What to produce. For the word "Determine", search the records and show each line in which it occurs.

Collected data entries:
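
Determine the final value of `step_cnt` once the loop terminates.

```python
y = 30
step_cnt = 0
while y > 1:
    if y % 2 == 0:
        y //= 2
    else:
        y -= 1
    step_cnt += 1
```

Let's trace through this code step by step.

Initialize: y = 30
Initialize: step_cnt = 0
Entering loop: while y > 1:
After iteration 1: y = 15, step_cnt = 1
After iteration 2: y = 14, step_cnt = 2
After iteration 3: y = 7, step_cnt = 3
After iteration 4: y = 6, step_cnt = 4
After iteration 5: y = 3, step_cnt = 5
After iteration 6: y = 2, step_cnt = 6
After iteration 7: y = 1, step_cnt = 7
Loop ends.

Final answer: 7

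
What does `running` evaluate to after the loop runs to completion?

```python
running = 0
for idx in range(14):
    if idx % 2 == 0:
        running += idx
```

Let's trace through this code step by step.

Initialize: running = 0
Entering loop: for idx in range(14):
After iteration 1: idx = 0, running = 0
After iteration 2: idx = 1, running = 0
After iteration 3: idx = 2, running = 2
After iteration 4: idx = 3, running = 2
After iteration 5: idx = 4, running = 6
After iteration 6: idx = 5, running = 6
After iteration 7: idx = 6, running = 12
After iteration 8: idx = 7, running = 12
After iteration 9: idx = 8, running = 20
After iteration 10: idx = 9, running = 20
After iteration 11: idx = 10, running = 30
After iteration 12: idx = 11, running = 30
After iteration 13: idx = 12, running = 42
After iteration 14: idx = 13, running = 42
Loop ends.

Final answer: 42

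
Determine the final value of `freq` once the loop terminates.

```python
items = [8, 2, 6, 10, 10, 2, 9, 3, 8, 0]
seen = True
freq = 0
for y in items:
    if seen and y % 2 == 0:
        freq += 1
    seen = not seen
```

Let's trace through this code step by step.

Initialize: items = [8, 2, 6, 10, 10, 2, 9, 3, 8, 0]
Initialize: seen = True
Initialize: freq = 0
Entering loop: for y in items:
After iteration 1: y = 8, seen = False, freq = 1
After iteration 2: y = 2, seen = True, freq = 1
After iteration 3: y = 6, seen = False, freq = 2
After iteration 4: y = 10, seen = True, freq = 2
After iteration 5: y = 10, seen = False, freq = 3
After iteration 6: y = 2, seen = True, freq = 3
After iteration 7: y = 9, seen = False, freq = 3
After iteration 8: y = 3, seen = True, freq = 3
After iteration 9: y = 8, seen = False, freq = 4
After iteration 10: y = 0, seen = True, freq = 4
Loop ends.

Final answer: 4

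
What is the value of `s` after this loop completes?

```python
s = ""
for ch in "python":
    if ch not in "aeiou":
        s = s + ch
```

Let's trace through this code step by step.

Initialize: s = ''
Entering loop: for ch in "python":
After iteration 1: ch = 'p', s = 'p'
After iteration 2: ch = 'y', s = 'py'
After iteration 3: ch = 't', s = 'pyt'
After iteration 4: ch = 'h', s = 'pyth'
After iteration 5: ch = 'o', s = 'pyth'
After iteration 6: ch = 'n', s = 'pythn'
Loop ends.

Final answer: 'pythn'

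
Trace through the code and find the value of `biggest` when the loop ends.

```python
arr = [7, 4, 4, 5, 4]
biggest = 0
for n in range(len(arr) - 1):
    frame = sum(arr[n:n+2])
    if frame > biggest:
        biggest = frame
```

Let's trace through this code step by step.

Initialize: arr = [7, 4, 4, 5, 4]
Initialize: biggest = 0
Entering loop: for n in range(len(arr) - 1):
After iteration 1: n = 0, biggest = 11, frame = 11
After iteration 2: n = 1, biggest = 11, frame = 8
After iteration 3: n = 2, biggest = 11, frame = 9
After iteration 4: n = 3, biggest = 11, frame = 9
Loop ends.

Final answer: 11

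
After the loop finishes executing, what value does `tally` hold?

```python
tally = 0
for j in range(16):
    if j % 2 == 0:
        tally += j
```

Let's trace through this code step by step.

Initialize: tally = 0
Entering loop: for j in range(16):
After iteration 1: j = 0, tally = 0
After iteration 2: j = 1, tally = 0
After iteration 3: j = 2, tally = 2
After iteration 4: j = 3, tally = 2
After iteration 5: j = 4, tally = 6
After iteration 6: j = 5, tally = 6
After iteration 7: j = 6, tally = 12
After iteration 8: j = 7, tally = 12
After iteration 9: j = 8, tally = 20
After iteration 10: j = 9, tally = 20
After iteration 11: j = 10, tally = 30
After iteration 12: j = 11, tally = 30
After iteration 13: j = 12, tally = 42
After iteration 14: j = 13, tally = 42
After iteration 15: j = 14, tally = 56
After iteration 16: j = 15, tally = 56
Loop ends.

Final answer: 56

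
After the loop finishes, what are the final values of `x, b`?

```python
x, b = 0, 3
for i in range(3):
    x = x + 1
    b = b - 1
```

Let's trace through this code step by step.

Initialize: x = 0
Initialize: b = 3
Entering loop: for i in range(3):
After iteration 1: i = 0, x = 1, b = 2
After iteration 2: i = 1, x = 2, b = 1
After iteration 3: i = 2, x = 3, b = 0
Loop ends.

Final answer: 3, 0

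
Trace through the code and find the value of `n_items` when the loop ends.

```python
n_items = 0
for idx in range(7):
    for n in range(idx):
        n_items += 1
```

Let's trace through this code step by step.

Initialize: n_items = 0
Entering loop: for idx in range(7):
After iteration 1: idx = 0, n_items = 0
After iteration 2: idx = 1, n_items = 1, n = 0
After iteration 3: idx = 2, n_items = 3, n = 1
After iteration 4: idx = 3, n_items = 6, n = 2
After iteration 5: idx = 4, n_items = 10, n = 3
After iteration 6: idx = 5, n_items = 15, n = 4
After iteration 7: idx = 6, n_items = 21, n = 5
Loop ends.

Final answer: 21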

Solution to this problem.
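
Determine the final value of `step_cnt` once the loop terminates.
Determine the final value of `freq` once the loop terminates.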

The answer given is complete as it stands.